**Stored items:**
######

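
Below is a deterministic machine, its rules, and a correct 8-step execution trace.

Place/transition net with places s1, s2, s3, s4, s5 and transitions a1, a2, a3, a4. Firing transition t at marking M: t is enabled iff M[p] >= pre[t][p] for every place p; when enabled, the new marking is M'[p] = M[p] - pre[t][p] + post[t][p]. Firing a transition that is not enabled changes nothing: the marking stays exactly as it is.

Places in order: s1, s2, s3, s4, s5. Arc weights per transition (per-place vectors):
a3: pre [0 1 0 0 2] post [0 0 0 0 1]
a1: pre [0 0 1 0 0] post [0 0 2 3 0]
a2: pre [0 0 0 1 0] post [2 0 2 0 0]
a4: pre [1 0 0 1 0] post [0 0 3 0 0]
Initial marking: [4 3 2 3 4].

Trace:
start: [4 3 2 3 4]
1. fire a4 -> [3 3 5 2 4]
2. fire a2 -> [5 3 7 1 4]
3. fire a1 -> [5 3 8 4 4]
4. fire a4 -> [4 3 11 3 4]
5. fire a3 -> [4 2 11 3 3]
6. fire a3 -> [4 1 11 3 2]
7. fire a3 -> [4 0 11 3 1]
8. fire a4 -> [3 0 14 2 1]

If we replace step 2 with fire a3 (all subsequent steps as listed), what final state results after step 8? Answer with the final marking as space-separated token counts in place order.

(re-executing from step 2 with the substitution; state before step 2: [3 3 5 2 4])
2. fire a3 -> [3 2 5 2 3]
3. fire a1 -> [3 2 6 5 3]
4. fire a4 -> [2 2 9 4 3]
5. fire a3 -> [2 1 9 4 2]
6. fire a3 -> [2 0 9 4 1]
7. fire a3 -> [2 0 9 4 1]
8. fire a4 -> [1 0 12 3 1]

1 0 12 3 1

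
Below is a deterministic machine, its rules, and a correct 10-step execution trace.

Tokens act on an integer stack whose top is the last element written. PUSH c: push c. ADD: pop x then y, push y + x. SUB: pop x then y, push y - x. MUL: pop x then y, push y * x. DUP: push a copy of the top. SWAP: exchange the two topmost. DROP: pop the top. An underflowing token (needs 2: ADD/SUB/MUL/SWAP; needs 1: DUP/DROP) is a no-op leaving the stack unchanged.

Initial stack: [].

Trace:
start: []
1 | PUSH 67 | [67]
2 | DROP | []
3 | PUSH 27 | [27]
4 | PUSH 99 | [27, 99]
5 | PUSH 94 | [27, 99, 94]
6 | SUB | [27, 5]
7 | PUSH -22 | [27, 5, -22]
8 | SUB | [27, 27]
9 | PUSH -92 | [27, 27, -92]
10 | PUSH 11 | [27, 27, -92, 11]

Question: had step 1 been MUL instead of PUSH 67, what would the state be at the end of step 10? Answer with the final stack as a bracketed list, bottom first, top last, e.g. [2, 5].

[27, 27, -92, 11]

(re-executing from step 1 with the substitution; state before step 1: [])
1 | MUL | []
2 | DROP | []
3 | PUSH 27 | [27]
4 | PUSH 99 | [27, 99]
5 | PUSH 94 | [27, 99, 94]
6 | SUB | [27, 5]
7 | PUSH -22 | [27, 5, -22]
8 | SUB | [27, 27]
9 | PUSH -92 | [27, 27, -92]
10 | PUSH 11 | [27, 27, -92, 11]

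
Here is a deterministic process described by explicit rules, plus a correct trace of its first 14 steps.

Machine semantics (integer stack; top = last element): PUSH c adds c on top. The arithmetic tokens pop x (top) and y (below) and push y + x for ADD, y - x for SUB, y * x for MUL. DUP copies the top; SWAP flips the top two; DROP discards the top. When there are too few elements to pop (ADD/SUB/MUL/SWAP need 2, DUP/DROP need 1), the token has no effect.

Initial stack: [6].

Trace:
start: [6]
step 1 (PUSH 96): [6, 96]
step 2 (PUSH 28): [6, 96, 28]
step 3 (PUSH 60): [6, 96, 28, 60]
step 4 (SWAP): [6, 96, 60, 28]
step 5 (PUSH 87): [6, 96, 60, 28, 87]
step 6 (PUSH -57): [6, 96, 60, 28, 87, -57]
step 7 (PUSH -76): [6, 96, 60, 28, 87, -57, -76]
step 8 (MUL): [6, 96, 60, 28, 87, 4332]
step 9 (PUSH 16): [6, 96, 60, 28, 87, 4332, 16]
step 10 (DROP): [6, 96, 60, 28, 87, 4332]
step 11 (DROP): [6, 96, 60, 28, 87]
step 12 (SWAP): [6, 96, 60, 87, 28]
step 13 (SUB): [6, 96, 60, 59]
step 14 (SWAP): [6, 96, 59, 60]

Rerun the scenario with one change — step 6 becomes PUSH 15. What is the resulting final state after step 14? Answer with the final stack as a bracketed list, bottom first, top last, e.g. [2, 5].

[6, 96, 59, 60]

(re-executing from step 6 with the substitution; state before step 6: [6, 96, 60, 28, 87])
step 6 (PUSH 15): [6, 96, 60, 28, 87, 15]
step 7 (PUSH -76): [6, 96, 60, 28, 87, 15, -76]
step 8 (MUL): [6, 96, 60, 28, 87, -1140]
step 9 (PUSH 16): [6, 96, 60, 28, 87, -1140, 16]
step 10 (DROP): [6, 96, 60, 28, 87, -1140]
step 11 (DROP): [6, 96, 60, 28, 87]
step 12 (SWAP): [6, 96, 60, 87, 28]
step 13 (SUB): [6, 96, 60, 59]
step 14 (SWAP): [6, 96, 59, 60]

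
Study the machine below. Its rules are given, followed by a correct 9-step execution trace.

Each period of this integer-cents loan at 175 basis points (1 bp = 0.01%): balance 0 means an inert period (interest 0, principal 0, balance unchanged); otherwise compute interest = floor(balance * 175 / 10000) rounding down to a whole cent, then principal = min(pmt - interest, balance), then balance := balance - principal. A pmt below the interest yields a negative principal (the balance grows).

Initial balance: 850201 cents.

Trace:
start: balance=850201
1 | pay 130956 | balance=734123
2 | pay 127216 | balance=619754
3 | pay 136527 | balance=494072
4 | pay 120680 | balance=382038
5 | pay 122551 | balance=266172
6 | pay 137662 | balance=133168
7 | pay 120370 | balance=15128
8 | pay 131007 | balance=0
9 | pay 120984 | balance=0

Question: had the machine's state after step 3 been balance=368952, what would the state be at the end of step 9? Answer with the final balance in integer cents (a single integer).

state after step 3 := balance=368952
4 | pay 120680 | balance=254728
5 | pay 122551 | balance=136634
6 | pay 137662 | balance=1363
7 | pay 120370 | balance=0
8 | pay 131007 | balance=0
9 | pay 120984 | balance=0

0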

######

**Instructions to follow:** Please, from the entries above, set down exactly the lines from the one containing "Question: had step" through the one containing "step 1 (PUSH 96): [6, 96]", and only those.

**Exercise response:**
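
Question: had step 1 been MUL instead of PUSH 67, what would the state be at the end of step 10? Answer with the final stack as a bracketed list, bottom first, top last, e.g. [2, 5].

[27, 27, -92, 11]

(re-executing from step 1 with the substitution; state before step 1: [])
1 | MUL | []
2 | DROP | []
3 | PUSH 27 | [27]
4 | PUSH 99 | [27, 99]
5 | PUSH 94 | [27, 99, 94]
6 | SUB | [27, 5]
7 | PUSH -22 | [27, 5, -22]
8 | SUB | [27, 27]
9 | PUSH -92 | [27, 27, -92]
10 | PUSH 11 | [27, 27, -92, 11]

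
Here is a deterministic process described by explicit rules, plus a correct trace of its first 14 steps.

Machine semantics (integer stack; top = last element): PUSH c adds c on top. The arithmetic tokens pop x (top) and y (below) and push y + x for ADD, y - x for SUB, y * x for MUL. DUP copies the top; SWAP flips the top two; DROP discards the top. When there are too few elements to pop (ADD/SUB/MUL/SWAP need 2, DUP/DROP need 1), the token has no effect.

Initial stack: [6].

Trace:
start: [6]
step 1 (PUSH 96): [6, 96]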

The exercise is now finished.